INFORMATION SHOWN:

-- Opening Marker --

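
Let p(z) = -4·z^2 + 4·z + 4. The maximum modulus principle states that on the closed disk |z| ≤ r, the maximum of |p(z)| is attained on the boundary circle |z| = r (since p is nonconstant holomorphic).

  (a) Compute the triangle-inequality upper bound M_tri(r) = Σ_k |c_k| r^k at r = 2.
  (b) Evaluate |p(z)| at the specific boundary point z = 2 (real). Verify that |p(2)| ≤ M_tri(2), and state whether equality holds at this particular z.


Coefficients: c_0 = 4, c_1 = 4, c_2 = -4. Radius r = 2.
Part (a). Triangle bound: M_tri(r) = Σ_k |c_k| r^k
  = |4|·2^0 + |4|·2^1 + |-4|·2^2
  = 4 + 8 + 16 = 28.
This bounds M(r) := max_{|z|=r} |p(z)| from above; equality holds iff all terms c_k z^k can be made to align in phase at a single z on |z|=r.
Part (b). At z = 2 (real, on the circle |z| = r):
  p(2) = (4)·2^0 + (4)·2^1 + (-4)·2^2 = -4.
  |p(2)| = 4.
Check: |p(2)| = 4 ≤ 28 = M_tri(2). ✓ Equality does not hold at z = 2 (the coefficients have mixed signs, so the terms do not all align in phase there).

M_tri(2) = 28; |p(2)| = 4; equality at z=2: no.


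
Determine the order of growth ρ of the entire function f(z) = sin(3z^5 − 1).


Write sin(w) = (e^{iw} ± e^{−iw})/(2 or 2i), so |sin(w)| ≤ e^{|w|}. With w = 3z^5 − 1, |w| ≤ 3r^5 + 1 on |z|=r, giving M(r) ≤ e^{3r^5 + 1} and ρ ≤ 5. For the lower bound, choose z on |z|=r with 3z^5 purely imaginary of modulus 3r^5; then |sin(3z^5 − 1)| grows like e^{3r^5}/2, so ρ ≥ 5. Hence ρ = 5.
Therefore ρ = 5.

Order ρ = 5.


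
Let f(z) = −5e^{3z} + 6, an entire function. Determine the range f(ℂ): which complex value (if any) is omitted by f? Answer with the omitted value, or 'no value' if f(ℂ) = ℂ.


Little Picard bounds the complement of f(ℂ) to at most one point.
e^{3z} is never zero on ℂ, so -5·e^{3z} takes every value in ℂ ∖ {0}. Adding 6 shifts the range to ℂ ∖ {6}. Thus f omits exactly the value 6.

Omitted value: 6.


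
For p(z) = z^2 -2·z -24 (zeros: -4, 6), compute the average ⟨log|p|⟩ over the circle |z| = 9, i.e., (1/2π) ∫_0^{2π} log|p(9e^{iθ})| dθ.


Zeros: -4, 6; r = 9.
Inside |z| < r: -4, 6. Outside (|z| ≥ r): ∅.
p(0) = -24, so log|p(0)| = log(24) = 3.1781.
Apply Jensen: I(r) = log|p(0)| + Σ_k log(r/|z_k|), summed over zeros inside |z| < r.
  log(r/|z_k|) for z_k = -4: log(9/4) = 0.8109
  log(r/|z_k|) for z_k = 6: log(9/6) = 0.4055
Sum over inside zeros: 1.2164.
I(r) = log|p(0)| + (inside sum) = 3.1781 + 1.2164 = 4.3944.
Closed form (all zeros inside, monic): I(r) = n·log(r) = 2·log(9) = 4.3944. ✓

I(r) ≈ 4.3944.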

-- Closing Marker --
-- Opening Marker --

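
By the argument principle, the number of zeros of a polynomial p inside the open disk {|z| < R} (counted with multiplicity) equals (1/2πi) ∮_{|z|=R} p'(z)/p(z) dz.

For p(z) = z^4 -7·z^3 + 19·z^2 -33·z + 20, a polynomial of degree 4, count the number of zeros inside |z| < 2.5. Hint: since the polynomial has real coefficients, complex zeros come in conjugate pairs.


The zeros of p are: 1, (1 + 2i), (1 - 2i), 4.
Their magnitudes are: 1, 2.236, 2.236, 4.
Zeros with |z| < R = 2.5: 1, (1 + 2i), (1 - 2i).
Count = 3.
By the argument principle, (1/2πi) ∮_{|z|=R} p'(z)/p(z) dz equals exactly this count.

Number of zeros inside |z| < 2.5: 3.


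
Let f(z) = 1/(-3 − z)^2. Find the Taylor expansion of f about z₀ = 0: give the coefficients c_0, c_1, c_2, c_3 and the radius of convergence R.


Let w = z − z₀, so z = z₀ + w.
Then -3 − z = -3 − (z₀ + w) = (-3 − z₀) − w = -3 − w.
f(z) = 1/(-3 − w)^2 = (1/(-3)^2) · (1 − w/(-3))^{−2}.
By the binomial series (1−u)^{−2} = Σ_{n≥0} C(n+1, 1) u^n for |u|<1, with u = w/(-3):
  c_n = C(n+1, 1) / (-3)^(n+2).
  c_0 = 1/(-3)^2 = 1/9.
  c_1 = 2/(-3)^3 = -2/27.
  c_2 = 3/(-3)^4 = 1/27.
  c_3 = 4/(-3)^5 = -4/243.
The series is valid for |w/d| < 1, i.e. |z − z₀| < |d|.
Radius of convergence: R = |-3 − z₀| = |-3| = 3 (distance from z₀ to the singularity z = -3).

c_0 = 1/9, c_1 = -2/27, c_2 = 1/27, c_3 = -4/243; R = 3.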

-- Closing Marker --

TASK ITEM: The lines to return are those in the entries above that hold "disk".

OUTPUT:
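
Let p(z) = -4·z^2 + 4·z + 4. The maximum modulus principle states that on the closed disk |z| ≤ r, the maximum of |p(z)| is attained on the boundary circle |z| = r (since p is nonconstant holomorphic).
By the argument principle, the number of zeros of a polynomial p inside the open disk {|z| < R} (counted with multiplicity) equals (1/2πi) ∮_{|z|=R} p'(z)/p(z) dz.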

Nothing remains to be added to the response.